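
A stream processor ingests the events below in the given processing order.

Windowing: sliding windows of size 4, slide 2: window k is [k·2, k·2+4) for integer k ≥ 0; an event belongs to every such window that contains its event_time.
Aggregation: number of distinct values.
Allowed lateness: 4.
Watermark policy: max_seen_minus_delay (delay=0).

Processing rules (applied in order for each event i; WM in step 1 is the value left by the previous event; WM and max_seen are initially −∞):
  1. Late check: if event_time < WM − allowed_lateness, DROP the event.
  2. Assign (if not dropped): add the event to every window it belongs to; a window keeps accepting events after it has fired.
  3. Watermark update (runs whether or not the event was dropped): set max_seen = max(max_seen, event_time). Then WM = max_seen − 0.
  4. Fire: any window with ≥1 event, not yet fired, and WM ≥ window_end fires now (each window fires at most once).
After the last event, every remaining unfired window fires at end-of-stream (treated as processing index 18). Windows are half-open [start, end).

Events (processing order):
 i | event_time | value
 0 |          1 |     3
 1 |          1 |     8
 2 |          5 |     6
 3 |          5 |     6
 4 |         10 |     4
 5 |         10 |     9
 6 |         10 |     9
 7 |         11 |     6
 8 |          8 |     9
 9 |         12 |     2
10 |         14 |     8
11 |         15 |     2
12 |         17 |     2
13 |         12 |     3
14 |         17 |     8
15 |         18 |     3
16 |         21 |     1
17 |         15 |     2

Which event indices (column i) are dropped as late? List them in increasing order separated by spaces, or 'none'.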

TASK ::
Each line above is to be restated exactly.

TASK RESPONSE ::
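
A stream processor ingests the events below in the given processing order.

Windowing: sliding windows of size 4, slide 2: window k is [k·2, k·2+4) for integer k ≥ 0; an event belongs to every such window that contains its event_time.
Aggregation: number of distinct values.
Allowed lateness: 4.
Watermark policy: max_seen_minus_delay (delay=0).

Processing rules (applied in order for each event i; WM in step 1 is the value left by the previous event; WM and max_seen are initially −∞):
  1. Late check: if event_time < WM − allowed_lateness, DROP the event.
  2. Assign (if not dropped): add the event to every window it belongs to; a window keeps accepting events after it has fired.
  3. Watermark update (runs whether or not the event was dropped): set max_seen = max(max_seen, event_time). Then WM = max_seen − 0.
  4. Fire: any window with ≥1 event, not yet fired, and WM ≥ window_end fires now (each window fires at most once).
After the last event, every remaining unfired window fires at end-of-stream (treated as processing index 18). Windows are half-open [start, end).

Events (processing order):
 i | event_time | value
 0 |          1 |     3
 1 |          1 |     8
 2 |          5 |     6
 3 |          5 |     6
 4 |         10 |     4
 5 |         10 |     9
 6 |         10 |     9
 7 |         11 |     6
 8 |          8 |     9
 9 |         12 |     2
10 |         14 |     8
11 |         15 |     2
12 |         17 |     2
13 |         12 |     3
14 |         17 |     8
15 |         18 |     3
16 |         21 |     1
17 |         15 |     2

Which event indices (column i) are dropped as late? List them in increasing order separated by spaces, or 'none'.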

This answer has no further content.